Data items:
Segment Open

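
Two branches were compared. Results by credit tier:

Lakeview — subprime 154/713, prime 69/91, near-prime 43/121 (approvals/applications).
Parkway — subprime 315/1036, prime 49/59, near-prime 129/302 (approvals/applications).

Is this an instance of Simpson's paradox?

No

Subprime: Lakeview 154/713 = 21.6%, Parkway 315/1036 = 30.4% → Parkway
Prime: Lakeview 69/91 = 75.8%, Parkway 49/59 = 83.1% → Parkway
Near-prime: Lakeview 43/121 = 35.5%, Parkway 129/302 = 42.7% → Parkway
Overall: Lakeview 266/925 = 28.8%, Parkway 493/1397 = 35.3% → Parkway
Parkway wins overall and in every credit group — no reversal.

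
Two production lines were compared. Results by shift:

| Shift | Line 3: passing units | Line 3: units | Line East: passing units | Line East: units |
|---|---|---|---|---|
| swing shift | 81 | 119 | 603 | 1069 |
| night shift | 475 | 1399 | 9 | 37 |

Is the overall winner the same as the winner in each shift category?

Swing shift: Line 3 81/119 = 68.1%, Line East 603/1069 = 56.4% → Line 3
Night shift: Line 3 475/1399 = 34.0%, Line East 9/37 = 24.3% → Line 3
Overall: Line 3 556/1518 = 36.6%, Line East 612/1106 = 55.3% → Line East
Line 3 wins each shift group but Line East wins overall — the comparison reverses. Line 3's units skew toward night shift, which has a lower base rate.

No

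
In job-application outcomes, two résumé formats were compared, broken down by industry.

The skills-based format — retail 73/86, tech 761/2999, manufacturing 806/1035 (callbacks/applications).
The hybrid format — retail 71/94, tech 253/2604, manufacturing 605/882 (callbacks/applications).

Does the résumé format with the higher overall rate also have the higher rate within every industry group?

Yes

Retail: the skills-based format 73/86 = 84.9%, the hybrid format 71/94 = 75.5% → the skills-based format
Tech: the skills-based format 761/2999 = 25.4%, the hybrid format 253/2604 = 9.7% → the skills-based format
Manufacturing: the skills-based format 806/1035 = 77.9%, the hybrid format 605/882 = 68.6% → the skills-based format
Overall: the skills-based format 1640/4120 = 39.8%, the hybrid format 929/3580 = 25.9% → the skills-based format
The skills-based format wins overall and in every industry group — no reversal.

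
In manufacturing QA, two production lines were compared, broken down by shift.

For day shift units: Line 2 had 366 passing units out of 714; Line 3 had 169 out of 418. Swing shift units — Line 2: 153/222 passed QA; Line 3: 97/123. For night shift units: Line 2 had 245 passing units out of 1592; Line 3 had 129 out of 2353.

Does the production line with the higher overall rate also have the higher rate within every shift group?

Day shift: Line 2 366/714 = 51.3%, Line 3 169/418 = 40.4% → Line 2
Swing shift: Line 2 153/222 = 68.9%, Line 3 97/123 = 78.9% → Line 3
Night shift: Line 2 245/1592 = 15.4%, Line 3 129/2353 = 5.5% → Line 2
Overall: Line 2 764/2528 = 30.2%, Line 3 395/2894 = 13.6% → Line 2
Neither sweeps: Line 2 wins 2 of 3 groups, Line 3 wins 1. Line 2 wins overall but not every group — no Simpson reversal.

No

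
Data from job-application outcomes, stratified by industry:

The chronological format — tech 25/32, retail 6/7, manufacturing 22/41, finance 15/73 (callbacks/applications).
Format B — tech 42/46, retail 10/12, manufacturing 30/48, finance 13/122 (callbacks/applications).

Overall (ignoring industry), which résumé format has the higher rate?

Tech: the chronological format 25/32 = 78.1%, Format B 42/46 = 91.3% → Format B
Retail: the chronological format 6/7 = 85.7%, Format B 10/12 = 83.3% → the chronological format
Manufacturing: the chronological format 22/41 = 53.7%, Format B 30/48 = 62.5% → Format B
Finance: the chronological format 15/73 = 20.5%, Format B 13/122 = 10.7% → the chronological format
Overall: the chronological format 68/153 = 44.4%, Format B 95/228 = 41.7% → the chronological format
(Neither sweeps every industry group, but the chronological format has the higher pooled rate.)

the chronological format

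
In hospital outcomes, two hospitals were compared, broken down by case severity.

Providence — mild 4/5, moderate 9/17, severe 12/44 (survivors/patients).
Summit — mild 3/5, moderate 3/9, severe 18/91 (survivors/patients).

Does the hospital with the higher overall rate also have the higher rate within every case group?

Mild: Providence 4/5 = 80.0%, Summit 3/5 = 60.0% → Providence
Moderate: Providence 9/17 = 52.9%, Summit 3/9 = 33.3% → Providence
Severe: Providence 12/44 = 27.3%, Summit 18/91 = 19.8% → Providence
Overall: Providence 25/66 = 37.9%, Summit 24/105 = 22.9% → Providence
Providence wins overall and in every case group — no reversal.

Yes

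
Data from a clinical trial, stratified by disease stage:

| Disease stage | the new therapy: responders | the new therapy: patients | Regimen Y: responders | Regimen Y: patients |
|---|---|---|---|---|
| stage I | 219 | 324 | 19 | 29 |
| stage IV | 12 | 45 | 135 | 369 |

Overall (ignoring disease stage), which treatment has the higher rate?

the new therapy

Stage I: the new therapy 219/324 = 67.6%, Regimen Y 19/29 = 65.5% → the new therapy
Stage IV: the new therapy 12/45 = 26.7%, Regimen Y 135/369 = 36.6% → Regimen Y
Overall: the new therapy 231/369 = 62.6%, Regimen Y 154/398 = 38.7% → the new therapy
(Neither sweeps every disease group, but the new therapy has the higher pooled rate.)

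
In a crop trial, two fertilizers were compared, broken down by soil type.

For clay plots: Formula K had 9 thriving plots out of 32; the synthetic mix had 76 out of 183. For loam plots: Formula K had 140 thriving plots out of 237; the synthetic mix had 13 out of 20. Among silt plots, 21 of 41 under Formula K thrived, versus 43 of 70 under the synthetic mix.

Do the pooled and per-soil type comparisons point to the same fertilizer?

Clay: Formula K 9/32 = 28.1%, the synthetic mix 76/183 = 41.5% → the synthetic mix
Loam: Formula K 140/237 = 59.1%, the synthetic mix 13/20 = 65.0% → the synthetic mix
Silt: Formula K 21/41 = 51.2%, the synthetic mix 43/70 = 61.4% → the synthetic mix
Overall: Formula K 170/310 = 54.8%, the synthetic mix 132/273 = 48.4% → Formula K
The synthetic mix wins each soil group but Formula K wins overall — the comparison reverses. The synthetic mix's plots skew toward clay, which has a lower base rate.

No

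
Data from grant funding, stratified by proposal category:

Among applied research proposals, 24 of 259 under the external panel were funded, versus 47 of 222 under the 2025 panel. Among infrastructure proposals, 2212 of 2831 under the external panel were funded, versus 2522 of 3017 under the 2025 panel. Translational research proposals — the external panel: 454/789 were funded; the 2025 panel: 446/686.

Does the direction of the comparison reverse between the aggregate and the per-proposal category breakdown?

Applied research: the external panel 24/259 = 9.3%, the 2025 panel 47/222 = 21.2% → the 2025 panel
Infrastructure: the external panel 2212/2831 = 78.1%, the 2025 panel 2522/3017 = 83.6% → the 2025 panel
Translational research: the external panel 454/789 = 57.5%, the 2025 panel 446/686 = 65.0% → the 2025 panel
Overall: the external panel 2690/3879 = 69.3%, the 2025 panel 3015/3925 = 76.8% → the 2025 panel
The 2025 panel wins overall and in every proposal group — no reversal.

No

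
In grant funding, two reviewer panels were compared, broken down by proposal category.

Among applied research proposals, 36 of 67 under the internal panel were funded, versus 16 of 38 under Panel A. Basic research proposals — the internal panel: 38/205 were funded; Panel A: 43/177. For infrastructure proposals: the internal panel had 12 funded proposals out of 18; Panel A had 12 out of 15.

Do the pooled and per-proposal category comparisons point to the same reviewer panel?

No

Applied research: the internal panel 36/67 = 53.7%, Panel A 16/38 = 42.1% → the internal panel
Basic research: the internal panel 38/205 = 18.5%, Panel A 43/177 = 24.3% → Panel A
Infrastructure: the internal panel 12/18 = 66.7%, Panel A 12/15 = 80.0% → Panel A
Overall: the internal panel 86/290 = 29.7%, Panel A 71/230 = 30.9% → Panel A
Neither sweeps: the internal panel wins 1 of 3 groups, Panel A wins 2. Panel A wins overall but not every group — no Simpson reversal.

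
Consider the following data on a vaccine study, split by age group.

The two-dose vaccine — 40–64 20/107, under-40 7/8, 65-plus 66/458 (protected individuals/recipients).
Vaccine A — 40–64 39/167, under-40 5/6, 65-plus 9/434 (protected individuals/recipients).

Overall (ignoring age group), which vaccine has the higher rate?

the two-dose vaccine

40–64: the two-dose vaccine 20/107 = 18.7%, Vaccine A 39/167 = 23.4% → Vaccine A
Under-40: the two-dose vaccine 7/8 = 87.5%, Vaccine A 5/6 = 83.3% → the two-dose vaccine
65-plus: the two-dose vaccine 66/458 = 14.4%, Vaccine A 9/434 = 2.1% → the two-dose vaccine
Overall: the two-dose vaccine 93/573 = 16.2%, Vaccine A 53/607 = 8.7% → the two-dose vaccine
(Neither sweeps every age group, but the two-dose vaccine has the higher pooled rate.)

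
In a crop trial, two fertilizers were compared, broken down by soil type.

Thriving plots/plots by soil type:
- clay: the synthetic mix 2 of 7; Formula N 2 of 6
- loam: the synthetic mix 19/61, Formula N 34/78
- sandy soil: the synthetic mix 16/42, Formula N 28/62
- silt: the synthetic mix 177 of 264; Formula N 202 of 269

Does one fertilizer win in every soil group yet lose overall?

Clay: the synthetic mix 2/7 = 28.6%, Formula N 2/6 = 33.3% → Formula N
Loam: the synthetic mix 19/61 = 31.1%, Formula N 34/78 = 43.6% → Formula N
Sandy soil: the synthetic mix 16/42 = 38.1%, Formula N 28/62 = 45.2% → Formula N
Silt: the synthetic mix 177/264 = 67.0%, Formula N 202/269 = 75.1% → Formula N
Overall: the synthetic mix 214/374 = 57.2%, Formula N 266/415 = 64.1% → Formula N
Formula N wins overall and in every soil group — no reversal.

No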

Segment Closed

When you reach the line with "Among applied research proposals, 36" in the records above, start writing out lines exactly, and stop once the line with "- silt: the" has been written; include nothing else.

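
Among applied research proposals, 36 of 67 under the internal panel were funded, versus 16 of 38 under Panel A. Basic research proposals — the internal panel: 38/205 were funded; Panel A: 43/177. For infrastructure proposals: the internal panel had 12 funded proposals out of 18; Panel A had 12 out of 15.

Do the pooled and per-proposal category comparisons point to the same reviewer panel?

No

Applied research: the internal panel 36/67 = 53.7%, Panel A 16/38 = 42.1% → the internal panel
Basic research: the internal panel 38/205 = 18.5%, Panel A 43/177 = 24.3% → Panel A
Infrastructure: the internal panel 12/18 = 66.7%, Panel A 12/15 = 80.0% → Panel A
Overall: the internal panel 86/290 = 29.7%, Panel A 71/230 = 30.9% → Panel A
Neither sweeps: the internal panel wins 1 of 3 groups, Panel A wins 2. Panel A wins overall but not every group — no Simpson reversal.

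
Consider the following data on a vaccine study, split by age group.

The two-dose vaccine — 40–64 20/107, under-40 7/8, 65-plus 66/458 (protected individuals/recipients).
Vaccine A — 40–64 39/167, under-40 5/6, 65-plus 9/434 (protected individuals/recipients).

Overall (ignoring age group), which vaccine has the higher rate?

the two-dose vaccine

40–64: the two-dose vaccine 20/107 = 18.7%, Vaccine A 39/167 = 23.4% → Vaccine A
Under-40: the two-dose vaccine 7/8 = 87.5%, Vaccine A 5/6 = 83.3% → the two-dose vaccine
65-plus: the two-dose vaccine 66/458 = 14.4%, Vaccine A 9/434 = 2.1% → the two-dose vaccine
Overall: the two-dose vaccine 93/573 = 16.2%, Vaccine A 53/607 = 8.7% → the two-dose vaccine
(Neither sweeps every age group, but the two-dose vaccine has the higher pooled rate.)

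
In a crop trial, two fertilizers were compared, broken down by soil type.

Thriving plots/plots by soil type:
- clay: the synthetic mix 2 of 7; Formula N 2 of 6
- loam: the synthetic mix 19/61, Formula N 34/78
- sandy soil: the synthetic mix 16/42, Formula N 28/62
- silt: the synthetic mix 177 of 264; Formula N 202 of 269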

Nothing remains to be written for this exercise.